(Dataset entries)
------------------------------------------------------------

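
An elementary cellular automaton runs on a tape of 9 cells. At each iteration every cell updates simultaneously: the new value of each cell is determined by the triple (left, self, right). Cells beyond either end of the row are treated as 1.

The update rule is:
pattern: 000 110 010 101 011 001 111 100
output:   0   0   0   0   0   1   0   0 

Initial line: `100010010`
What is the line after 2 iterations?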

------------------------------------------------------------

Task instructions:
What is needed is a word-for-word copy of the records.

Exercise output:
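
An elementary cellular automaton runs on a tape of 9 cells. At each iteration every cell updates simultaneously: the new value of each cell is determined by the triple (left, self, right). Cells beyond either end of the row are treated as 1.

The update rule is:
pattern: 000 110 010 101 011 001 111 100
output:   0   0   0   0   0   1   0   0 

Initial line: `100010010`
What is the line after 2 iterations?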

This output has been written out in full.